# ASSIGNMENT:
Would you please copy exactly the line with "Solve this problem" and all lines that follow it in the data below, through the last one?

━━━━━━━━

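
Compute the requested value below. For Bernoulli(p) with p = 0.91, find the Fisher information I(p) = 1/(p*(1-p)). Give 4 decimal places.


For Bernoulli(p), Fisher information is I(p) = 1/(p*(1-p)).
p = 0.91, 1-p = 0.09.
p*(1-p) = 0.0819.
I(p) = 1/0.0819 = 12.2100

12.2100


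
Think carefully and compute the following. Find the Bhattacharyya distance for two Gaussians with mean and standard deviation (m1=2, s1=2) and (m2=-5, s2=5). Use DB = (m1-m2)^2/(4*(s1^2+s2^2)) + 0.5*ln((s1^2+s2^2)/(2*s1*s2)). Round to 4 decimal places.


Bhattacharyya distance between two Gaussians:
DB = (m1-m2)^2/(4*(s1^2+s2^2)) + (1/2)*ln((s1^2+s2^2)/(2*s1*s2)).
(m1-m2)^2 = (7)^2 = 49.
s1^2+s2^2 = 4 + 25 = 29.
term1 = 49/116 = 0.422414.
term2 = 0.5*ln(29/20.0) = 0.185782.
DB = 0.422414 + 0.185782 = 0.6082

0.6082


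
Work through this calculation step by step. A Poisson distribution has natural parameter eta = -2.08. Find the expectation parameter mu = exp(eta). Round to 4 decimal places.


Expectation parameter for Poisson exponential family:
mu = exp(eta).
eta = -2.08.
mu = exp(-2.08) = 0.1249

0.1249


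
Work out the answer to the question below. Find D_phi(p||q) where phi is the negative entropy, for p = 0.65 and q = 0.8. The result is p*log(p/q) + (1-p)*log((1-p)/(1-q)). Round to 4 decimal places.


Bregman divergence with negative entropy generator:
D = p*log(p/q) + (1-p)*log((1-p)/(1-q)).
p = 0.65, q = 0.8.
p*log(p/q) = 0.65*log(0.65/0.8) = -0.134966.
(1-p)*log((1-p)/(1-q)) = 0.35*log(0.35/0.2) = 0.195866.
D = -0.134966 + 0.195866 = 0.0609

0.0609


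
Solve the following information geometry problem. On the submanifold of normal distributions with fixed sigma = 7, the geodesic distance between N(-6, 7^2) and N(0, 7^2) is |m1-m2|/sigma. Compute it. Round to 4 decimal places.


On the fixed-variance normal subfamily, geodesic distance = |m1-m2|/sigma.
|-6 - 0| = 6.
sigma = 7.
d = 6/7 = 0.8571

0.8571


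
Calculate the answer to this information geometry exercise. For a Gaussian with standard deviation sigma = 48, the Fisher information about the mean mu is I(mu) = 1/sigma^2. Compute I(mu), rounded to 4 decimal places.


The Fisher information for the mean of a normal distribution is I(mu) = 1/sigma^2.
sigma = 48, so sigma^2 = 2304.
I(mu) = 1/2304 = 0.0004

0.0004


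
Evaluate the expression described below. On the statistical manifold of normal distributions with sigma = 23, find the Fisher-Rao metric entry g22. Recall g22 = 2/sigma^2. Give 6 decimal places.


For the 2-parameter normal family, the Fisher metric has:
  g11 = 1/sigma^2, g22 = 2/sigma^2.
sigma = 23, sigma^2 = 529.
g22 = 0.003781

0.003781


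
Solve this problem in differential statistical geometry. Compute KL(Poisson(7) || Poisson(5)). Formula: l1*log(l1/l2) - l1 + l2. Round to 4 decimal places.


KL divergence for Poisson:
KL = l1*log(l1/l2) - l1 + l2.
l1 = 7, l2 = 5.
log(7/5) = 0.336472.
l1*log(l1/l2) = 7 * 0.336472 = 2.355306.
KL = 2.355306 - 7 + 5 = 0.3553

0.3553


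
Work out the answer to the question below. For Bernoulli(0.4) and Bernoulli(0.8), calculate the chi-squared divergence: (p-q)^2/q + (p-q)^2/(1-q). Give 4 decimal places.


Chi-squared divergence between Bernoulli distributions:
chi^2 = (p-q)^2/q + (p-q)^2/(1-q).
p = 0.4, q = 0.8, p-q = -0.4.
(p-q)^2 = 0.16.
term1 = 0.16/0.8 = 0.2.
term2 = 0.16/0.2 = 0.8.
chi^2 = 0.2 + 0.8 = 1.0000

1.0000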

━━━━━━━━

# ANSWER TO THIS TASK:
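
Solve this problem in differential statistical geometry. Compute KL(Poisson(7) || Poisson(5)). Formula: l1*log(l1/l2) - l1 + l2. Round to 4 decimal places.


KL divergence for Poisson:
KL = l1*log(l1/l2) - l1 + l2.
l1 = 7, l2 = 5.
log(7/5) = 0.336472.
l1*log(l1/l2) = 7 * 0.336472 = 2.355306.
KL = 2.355306 - 7 + 5 = 0.3553

0.3553


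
Work out the answer to the question below. For Bernoulli(0.4) and Bernoulli(0.8), calculate the chi-squared divergence: (p-q)^2/q + (p-q)^2/(1-q). Give 4 decimal places.


Chi-squared divergence between Bernoulli distributions:
chi^2 = (p-q)^2/q + (p-q)^2/(1-q).
p = 0.4, q = 0.8, p-q = -0.4.
(p-q)^2 = 0.16.
term1 = 0.16/0.8 = 0.2.
term2 = 0.16/0.2 = 0.8.
chi^2 = 0.2 + 0.8 = 1.0000

1.0000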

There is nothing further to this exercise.